Segment Start: Material provided

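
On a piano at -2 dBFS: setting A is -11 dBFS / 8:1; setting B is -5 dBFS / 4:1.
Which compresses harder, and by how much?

A: 9 dB over, compressed to 1.125 dB over, so 7.875 dB of GR.
B: 3 dB over, compressed to 0.75 dB over, so 2.25 dB of GR.
A reduces 5.625 dB more.

A, by 5.625 dB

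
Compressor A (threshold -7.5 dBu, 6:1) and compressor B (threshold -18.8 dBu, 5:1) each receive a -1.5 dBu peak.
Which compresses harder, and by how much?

B, by 8.84 dB

A: GR = 6 − 6/6 = 5 dB.
B: GR = 17.3 − 17.3/5 = 13.84 dB.
B reduces 8.84 dB more.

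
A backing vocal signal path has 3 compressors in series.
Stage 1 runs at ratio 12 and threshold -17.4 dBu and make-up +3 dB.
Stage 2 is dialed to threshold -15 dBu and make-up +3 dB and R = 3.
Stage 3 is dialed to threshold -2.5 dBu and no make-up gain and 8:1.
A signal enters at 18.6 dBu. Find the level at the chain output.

-10.8 dBu

Stage 1: overshoot 36 dB → 36/12 = 3 dB → -14.4 dBu; +3 dB make-up → -11.4 dBu.
Stage 2: overshoot 3.6 dB → 3.6/3 = 1.2 dB → -13.8 dBu; +3 dB make-up → -10.8 dBu.
Stage 3: below threshold (-10.8 ≤ -2.5); passes unchanged; output -10.8 dBu.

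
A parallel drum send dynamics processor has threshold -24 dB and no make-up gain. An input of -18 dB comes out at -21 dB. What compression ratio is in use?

2:1

Input overshoot = -18 − (-24) = 6 dB; output overshoot = -21 − (-24) = 3 dB.
Ratio = 6 / 3 = 2.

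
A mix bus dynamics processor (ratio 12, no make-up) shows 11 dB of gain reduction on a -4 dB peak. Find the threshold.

-16 dB

Let T be the threshold. Output overshoot = (input overshoot)/R, so -15 − T = (-4 − T)/12.
12·(-15 − T) = -4 − T → 11·T = -180 − (-4) = -176.
T = -176/11 = -16 dB.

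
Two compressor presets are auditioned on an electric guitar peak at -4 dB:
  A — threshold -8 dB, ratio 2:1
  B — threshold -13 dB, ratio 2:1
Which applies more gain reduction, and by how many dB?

A: GR = 4 − 4/2 = 2 dB.
B: GR = 9 − 9/2 = 4.5 dB.
B reduces 2.5 dB more.

B, by 2.5 dB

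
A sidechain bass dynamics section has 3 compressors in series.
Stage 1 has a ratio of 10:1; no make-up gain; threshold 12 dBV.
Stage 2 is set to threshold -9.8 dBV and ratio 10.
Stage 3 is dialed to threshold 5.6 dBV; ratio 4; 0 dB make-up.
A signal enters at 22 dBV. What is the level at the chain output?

-7.52 dBV

Stage 1: 10 dB above 12 dBV, reduced 10:1 to 1 dB above → 13 dBV.
Stage 2: 22.8 dB above -9.8 dBV, reduced 10:1 to 2.28 dB above → -7.52 dBV.
Stage 3: -7.52 dBV is at or below the 5.6 dBV threshold — no compression; output -7.52 dBV.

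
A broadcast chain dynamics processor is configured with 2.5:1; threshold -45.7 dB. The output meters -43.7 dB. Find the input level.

Post-compression overshoot = -43.7 − (-45.7) = 2 dB.
Input overshoot = R × output overshoot = 5 dB → input = -45.7 + 5 = -40.7 dB.

-40.7 dB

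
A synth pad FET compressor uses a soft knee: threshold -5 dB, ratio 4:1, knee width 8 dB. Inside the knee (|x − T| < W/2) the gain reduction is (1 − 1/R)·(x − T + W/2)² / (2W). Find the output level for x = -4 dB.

x − T + W/2 = -4 − (-5) + 4 = 5.
GR = (1 − 1/4) × 5² / 16 = 0.75 × 25 / 16 = 1.171875 dB.
Output = -4 − 1.171875 = -5.171875 dB.

-5.171875 dB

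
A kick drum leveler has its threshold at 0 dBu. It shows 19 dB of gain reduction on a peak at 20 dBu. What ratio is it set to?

Input overshoot = 20 − 0 = 20 dB.
Output overshoot = 20 − 19 = 1 dB.
Ratio = input overshoot / output overshoot = 20 / 1 = 20.

20:1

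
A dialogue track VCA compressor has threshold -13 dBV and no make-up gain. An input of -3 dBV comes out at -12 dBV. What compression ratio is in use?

10:1

Input overshoot = -3 − (-13) = 10 dB; output overshoot = -12 − (-13) = 1 dB.
Ratio = 10 / 1 = 10.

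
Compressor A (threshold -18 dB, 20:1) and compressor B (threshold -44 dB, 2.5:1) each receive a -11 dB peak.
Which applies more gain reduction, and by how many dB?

A: 7 dB over, compressed to 0.35 dB over, so 6.65 dB of GR.
B: 33 dB over, compressed to 13.2 dB over, so 19.8 dB of GR.
Difference: 13.15 dB in favour of B.

B, by 13.15 dB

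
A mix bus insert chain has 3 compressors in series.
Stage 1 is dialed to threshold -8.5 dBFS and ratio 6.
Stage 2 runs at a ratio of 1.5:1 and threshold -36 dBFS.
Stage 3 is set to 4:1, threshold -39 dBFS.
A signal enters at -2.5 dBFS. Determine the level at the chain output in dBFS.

Stage 1: 6 dB above -8.5 dBFS, reduced 6:1 to 1 dB above → -7.5 dBFS.
Stage 2: 28.5 dB above -36 dBFS, reduced 1.5:1 to 19 dB above → -17 dBFS.
Stage 3: overshoot 22 dB → 22/4 = 5.5 dB → -33.5 dBFS.

-33.5 dBFS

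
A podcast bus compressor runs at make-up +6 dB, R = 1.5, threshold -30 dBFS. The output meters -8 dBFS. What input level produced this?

Stripping the +6 dB make-up gives -14 dBFS at the gain stage.
Post-compression overshoot = -14 − (-30) = 16 dB.
Undo the ratio: input overshoot = 16 × 1.5 = 24 dB, giving input = -6 dBFS.

-6 dBFS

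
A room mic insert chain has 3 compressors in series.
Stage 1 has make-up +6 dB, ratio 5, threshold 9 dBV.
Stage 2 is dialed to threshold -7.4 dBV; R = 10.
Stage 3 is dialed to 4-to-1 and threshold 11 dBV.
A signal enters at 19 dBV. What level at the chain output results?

Stage 1: overshoot 10 dB → 10/5 = 2 dB → 11 dBV; +6 dB make-up → 17 dBV.
Stage 2: overshoot 24.4 dB → 24.4/10 = 2.44 dB → -4.96 dBV.
Stage 3: -4.96 dBV ≤ 11 dBV, so stage 3 doesn't engage; output -4.96 dBV.

-4.96 dBV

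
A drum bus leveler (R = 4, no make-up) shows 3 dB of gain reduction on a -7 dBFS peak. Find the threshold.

Gain reduction = -7 − (-10) = 3 dB; output overshoot = GR / (R − 1) = 3 / 3 = 1 dB.
Threshold = output − output overshoot = -10 − 1 = -11 dBFS.

-11 dBFS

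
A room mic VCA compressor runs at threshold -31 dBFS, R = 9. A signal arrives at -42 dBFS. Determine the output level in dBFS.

-42 dBFS

-42 dBFS is 11 dB below the -31 dBFS threshold, so no gain reduction is applied.
Output = input = -42 dBFS.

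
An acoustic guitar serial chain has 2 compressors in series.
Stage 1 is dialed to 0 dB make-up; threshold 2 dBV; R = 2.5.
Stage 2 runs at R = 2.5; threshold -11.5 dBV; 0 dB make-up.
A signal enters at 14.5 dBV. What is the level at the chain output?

-4.1 dBV

Stage 1: 14.5 dBV is 12.5 dB over 2 dBV; at 2.5:1 that becomes 5 dB over, giving 7 dBV.
Stage 2: 18.5 dB above -11.5 dBV, reduced 2.5:1 to 7.4 dB above → -4.1 dBV.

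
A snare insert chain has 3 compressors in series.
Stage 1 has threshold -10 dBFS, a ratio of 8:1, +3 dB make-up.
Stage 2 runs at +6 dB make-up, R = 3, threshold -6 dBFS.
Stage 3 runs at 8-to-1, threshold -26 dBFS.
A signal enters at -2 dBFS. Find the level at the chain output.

Stage 1: 8 dB above -10 dBFS, reduced 8:1 to 1 dB above → -9 dBFS; +3 dB make-up → -6 dBFS.
Stage 2: -6 dBFS is at or below the -6 dBFS threshold — no compression; make-up brings it to 0 dBFS.
Stage 3: 26 dB above -26 dBFS, reduced 8:1 to 3.25 dB above → -22.75 dBFS.

-22.75 dBFS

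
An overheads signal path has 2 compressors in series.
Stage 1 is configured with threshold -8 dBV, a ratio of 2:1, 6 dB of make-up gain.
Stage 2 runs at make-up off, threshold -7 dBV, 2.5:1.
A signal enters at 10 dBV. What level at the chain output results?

-1.4 dBV

Stage 1: overshoot 18 dB → 18/2 = 9 dB → 1 dBV; +6 dB make-up → 7 dBV.
Stage 2: overshoot 14 dB → 14/2.5 = 5.6 dB → -1.4 dBV.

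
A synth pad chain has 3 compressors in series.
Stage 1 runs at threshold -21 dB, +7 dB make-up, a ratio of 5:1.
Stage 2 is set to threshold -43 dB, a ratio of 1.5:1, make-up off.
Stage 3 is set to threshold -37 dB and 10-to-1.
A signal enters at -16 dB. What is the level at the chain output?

Stage 1: overshoot 5 dB → 5/5 = 1 dB → -20 dB; +7 dB make-up → -13 dB.
Stage 2: 30 dB above -43 dB, reduced 1.5:1 to 20 dB above → -23 dB.
Stage 3: 14 dB above -37 dB, reduced 10:1 to 1.4 dB above → -35.6 dB.

-35.6 dB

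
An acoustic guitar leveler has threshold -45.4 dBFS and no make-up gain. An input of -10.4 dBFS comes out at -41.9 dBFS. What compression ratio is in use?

Input overshoot = -10.4 − (-45.4) = 35 dB; output overshoot = -41.9 − (-45.4) = 3.5 dB.
Ratio = 35 / 3.5 = 10.

10:1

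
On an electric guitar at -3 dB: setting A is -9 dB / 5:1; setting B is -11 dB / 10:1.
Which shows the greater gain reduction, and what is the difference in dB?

B, by 2.4 dB

A: 6 dB over, compressed to 1.2 dB over, so 4.8 dB of GR.
B: 8 dB over, compressed to 0.8 dB over, so 7.2 dB of GR.
B applies 2.4 dB more gain reduction.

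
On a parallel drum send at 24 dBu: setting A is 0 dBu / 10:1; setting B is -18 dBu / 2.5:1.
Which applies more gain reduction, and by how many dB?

A: overshoot 24 dB → output overshoot 2.4 dB → GR 21.6 dB.
B: overshoot 42 dB → output overshoot 16.8 dB → GR 25.2 dB.
B applies 3.6 dB more gain reduction.

B, by 3.6 dB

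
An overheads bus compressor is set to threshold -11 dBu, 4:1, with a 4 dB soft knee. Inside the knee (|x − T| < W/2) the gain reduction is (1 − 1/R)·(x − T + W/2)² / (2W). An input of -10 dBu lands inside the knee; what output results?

-10.84375 dBu

x − T + W/2 = -10 − (-11) + 2 = 3.
GR = (1 − 1/4) × 3² / 8 = 0.75 × 9 / 8 = 0.84375 dB.
Output = -10 − 0.84375 = -10.84375 dBu.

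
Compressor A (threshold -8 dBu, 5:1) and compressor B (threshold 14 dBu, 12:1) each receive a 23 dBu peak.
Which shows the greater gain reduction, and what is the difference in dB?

A, by 16.55 dB

A: overshoot 31 dB → output overshoot 6.2 dB → GR 24.8 dB.
B: overshoot 9 dB → output overshoot 0.75 dB → GR 8.25 dB.
A reduces 16.55 dB more.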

Segment End: Material provided

- _Task directions_
Return, unchanged, the run of lines above that opens with the line containing "A signal enters at -2 dBFS." and closes with the line containing "An overheads signal". Include both.

- _Solution to this exercise_
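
A signal enters at -2 dBFS. Find the level at the chain output.

Stage 1: 8 dB above -10 dBFS, reduced 8:1 to 1 dB above → -9 dBFS; +3 dB make-up → -6 dBFS.
Stage 2: -6 dBFS is at or below the -6 dBFS threshold — no compression; make-up brings it to 0 dBFS.
Stage 3: 26 dB above -26 dBFS, reduced 8:1 to 3.25 dB above → -22.75 dBFS.

-22.75 dBFS

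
An overheads signal path has 2 compressors in series.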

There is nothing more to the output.